• _TASK TO CARRY OUT_:
One range is to be output from the listing below, exactly as written: the line with "Tariq predeceased Widad." to the line with "Maysoon survives Widad.", both kept.

• _DATA FOR THIS EXERCISE_:
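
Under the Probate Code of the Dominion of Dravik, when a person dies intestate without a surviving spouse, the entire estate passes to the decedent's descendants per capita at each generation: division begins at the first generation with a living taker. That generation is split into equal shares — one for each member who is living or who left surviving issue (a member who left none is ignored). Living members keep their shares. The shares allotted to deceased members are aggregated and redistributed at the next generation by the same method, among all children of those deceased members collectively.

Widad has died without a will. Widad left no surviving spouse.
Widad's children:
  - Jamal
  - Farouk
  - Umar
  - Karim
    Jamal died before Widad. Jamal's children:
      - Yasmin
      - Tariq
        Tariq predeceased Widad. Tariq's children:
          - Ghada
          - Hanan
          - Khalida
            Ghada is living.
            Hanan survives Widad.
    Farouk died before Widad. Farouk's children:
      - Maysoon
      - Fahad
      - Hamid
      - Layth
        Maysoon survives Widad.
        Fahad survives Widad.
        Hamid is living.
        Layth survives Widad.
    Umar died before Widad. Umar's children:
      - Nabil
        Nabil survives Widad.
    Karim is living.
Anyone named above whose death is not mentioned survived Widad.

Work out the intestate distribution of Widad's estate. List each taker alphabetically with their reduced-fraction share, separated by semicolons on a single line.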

* * *

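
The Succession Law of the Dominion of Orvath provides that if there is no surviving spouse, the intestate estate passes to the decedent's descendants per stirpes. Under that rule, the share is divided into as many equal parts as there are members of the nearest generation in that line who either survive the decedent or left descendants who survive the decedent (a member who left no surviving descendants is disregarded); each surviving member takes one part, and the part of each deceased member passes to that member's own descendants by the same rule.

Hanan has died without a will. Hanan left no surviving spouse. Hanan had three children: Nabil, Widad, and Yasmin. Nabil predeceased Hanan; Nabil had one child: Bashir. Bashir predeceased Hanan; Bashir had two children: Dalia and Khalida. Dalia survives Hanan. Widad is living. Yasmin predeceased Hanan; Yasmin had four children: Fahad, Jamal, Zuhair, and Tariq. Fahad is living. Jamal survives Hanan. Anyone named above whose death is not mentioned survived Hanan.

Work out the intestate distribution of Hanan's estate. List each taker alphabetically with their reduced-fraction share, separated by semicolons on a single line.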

• _RESPONSE TO THE EXERCISE_:
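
        Tariq predeceased Widad. Tariq's children:
          - Ghada
          - Hanan
          - Khalida
            Ghada is living.
            Hanan survives Widad.
    Farouk died before Widad. Farouk's children:
      - Maysoon
      - Fahad
      - Hamid
      - Layth
        Maysoon survives Widad.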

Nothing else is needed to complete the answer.